- _Task_
Exactly as written, copy the lines that run from the start of the data below to the line containing "14a+24b+54c = 0;", both ends included.

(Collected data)
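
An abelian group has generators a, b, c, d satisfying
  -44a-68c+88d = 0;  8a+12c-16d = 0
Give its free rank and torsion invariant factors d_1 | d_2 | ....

Answer: M ≅ ℤ^2 ⊕ ℤ/4 ⊕ ℤ/4

Derivation:
rank_ℚ(R)=2; free=4−2=2
SNF(R) diag = [4, 4] → torsion [4, 4]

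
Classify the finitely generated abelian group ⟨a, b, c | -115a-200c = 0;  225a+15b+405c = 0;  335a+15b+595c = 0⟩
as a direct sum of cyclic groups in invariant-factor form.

Answer: M ≅ ℤ/5 ⊕ ℤ/15 ⊕ ℤ/30

Derivation:
rank_ℚ(R)=3; free=3−3=0
SNF(R) diag = [5, 15, 30] → torsion [5, 15, 30]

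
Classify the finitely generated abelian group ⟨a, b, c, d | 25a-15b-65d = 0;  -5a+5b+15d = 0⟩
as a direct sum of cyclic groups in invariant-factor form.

rank_ℚ(R)=2; free=4−2=2
SNF(R) diag = [5, 10] → torsion [5, 10]

Answer: M ≅ ℤ^2 ⊕ ℤ/5 ⊕ ℤ/10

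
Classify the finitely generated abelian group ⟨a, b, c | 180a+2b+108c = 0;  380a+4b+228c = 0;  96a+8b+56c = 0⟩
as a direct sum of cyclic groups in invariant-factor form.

rank_ℚ(R)=3; free=3−3=0
SNF(R) diag = [2, 4, 8] → torsion [2, 4, 8]

Answer: M ≅ ℤ/2 ⊕ ℤ/4 ⊕ ℤ/8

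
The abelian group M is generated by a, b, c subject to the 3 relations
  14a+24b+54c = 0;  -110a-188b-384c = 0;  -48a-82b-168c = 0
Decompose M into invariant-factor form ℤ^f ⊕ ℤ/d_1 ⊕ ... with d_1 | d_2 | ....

Answer: M ≅ ℤ/2 ⊕ ℤ/2 ⊕ ℤ/6

Derivation:
rank_ℚ(R)=3; free=3−3=0
SNF(R) diag = [2, 2, 6] → torsion [2, 2, 6]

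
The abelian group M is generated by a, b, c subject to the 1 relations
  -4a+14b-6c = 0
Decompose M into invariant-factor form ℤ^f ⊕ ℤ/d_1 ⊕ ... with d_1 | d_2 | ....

rank_ℚ(R)=1; free=3−1=2
SNF(R) diag = [2] → torsion [2]

Answer: M ≅ ℤ^2 ⊕ ℤ/2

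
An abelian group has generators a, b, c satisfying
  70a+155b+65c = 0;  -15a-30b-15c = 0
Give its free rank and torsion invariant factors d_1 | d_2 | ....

rank_ℚ(R)=2; free=3−2=1
SNF(R) diag = [5, 15] → torsion [5, 15]

Answer: M ≅ ℤ^1 ⊕ ℤ/5 ⊕ ℤ/15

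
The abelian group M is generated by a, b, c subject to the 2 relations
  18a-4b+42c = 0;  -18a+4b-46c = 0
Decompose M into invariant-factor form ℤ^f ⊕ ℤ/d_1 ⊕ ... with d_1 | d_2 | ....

rank_ℚ(R)=2; free=3−2=1
SNF(R) diag = [2, 4] → torsion [2, 4]

Answer: M ≅ ℤ^1 ⊕ ℤ/2 ⊕ ℤ/4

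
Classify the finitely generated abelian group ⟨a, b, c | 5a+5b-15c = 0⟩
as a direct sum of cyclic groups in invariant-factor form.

Answer: M ≅ ℤ^2 ⊕ ℤ/5

Derivation:
rank_ℚ(R)=1; free=3−1=2
SNF(R) diag = [5] → torsion [5]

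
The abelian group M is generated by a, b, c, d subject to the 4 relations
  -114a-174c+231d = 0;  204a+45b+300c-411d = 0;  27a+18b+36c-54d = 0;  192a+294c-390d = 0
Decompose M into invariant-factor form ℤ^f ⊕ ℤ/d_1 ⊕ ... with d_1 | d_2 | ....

rank_ℚ(R)=4; free=4−4=0
SNF(R) diag = [3, 9, 9, 18] → torsion [3, 9, 9, 18]

Answer: M ≅ ℤ/3 ⊕ ℤ/9 ⊕ ℤ/9 ⊕ ℤ/18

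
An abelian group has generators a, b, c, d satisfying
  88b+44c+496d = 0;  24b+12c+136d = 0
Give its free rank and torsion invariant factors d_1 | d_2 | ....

rank_ℚ(R)=2; free=4−2=2
SNF(R) diag = [4, 8] → torsion [4, 8]

Answer: M ≅ ℤ^2 ⊕ ℤ/4 ⊕ ℤ/8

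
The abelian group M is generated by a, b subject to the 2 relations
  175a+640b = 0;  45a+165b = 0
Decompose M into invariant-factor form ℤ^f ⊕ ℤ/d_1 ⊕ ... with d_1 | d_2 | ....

rank_ℚ(R)=2; free=2−2=0
SNF(R) diag = [5, 15] → torsion [5, 15]

Answer: M ≅ ℤ/5 ⊕ ℤ/15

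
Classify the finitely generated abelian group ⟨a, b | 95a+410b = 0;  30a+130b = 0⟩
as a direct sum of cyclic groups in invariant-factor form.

Answer: M ≅ ℤ/5 ⊕ ℤ/10

Derivation:
rank_ℚ(R)=2; free=2−2=0
SNF(R) diag = [5, 10] → torsion [5, 10]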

- _Result of this exercise_
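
An abelian group has generators a, b, c, d satisfying
  -44a-68c+88d = 0;  8a+12c-16d = 0
Give its free rank and torsion invariant factors d_1 | d_2 | ....

Answer: M ≅ ℤ^2 ⊕ ℤ/4 ⊕ ℤ/4

Derivation:
rank_ℚ(R)=2; free=4−2=2
SNF(R) diag = [4, 4] → torsion [4, 4]

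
Classify the finitely generated abelian group ⟨a, b, c | -115a-200c = 0;  225a+15b+405c = 0;  335a+15b+595c = 0⟩
as a direct sum of cyclic groups in invariant-factor form.

Answer: M ≅ ℤ/5 ⊕ ℤ/15 ⊕ ℤ/30

Derivation:
rank_ℚ(R)=3; free=3−3=0
SNF(R) diag = [5, 15, 30] → torsion [5, 15, 30]

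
Classify the finitely generated abelian group ⟨a, b, c, d | 25a-15b-65d = 0;  -5a+5b+15d = 0⟩
as a direct sum of cyclic groups in invariant-factor form.

rank_ℚ(R)=2; free=4−2=2
SNF(R) diag = [5, 10] → torsion [5, 10]

Answer: M ≅ ℤ^2 ⊕ ℤ/5 ⊕ ℤ/10

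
Classify the finitely generated abelian group ⟨a, b, c | 180a+2b+108c = 0;  380a+4b+228c = 0;  96a+8b+56c = 0⟩
as a direct sum of cyclic groups in invariant-factor form.

rank_ℚ(R)=3; free=3−3=0
SNF(R) diag = [2, 4, 8] → torsion [2, 4, 8]

Answer: M ≅ ℤ/2 ⊕ ℤ/4 ⊕ ℤ/8

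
The abelian group M is generated by a, b, c subject to the 3 relations
  14a+24b+54c = 0;  -110a-188b-384c = 0;  -48a-82b-168c = 0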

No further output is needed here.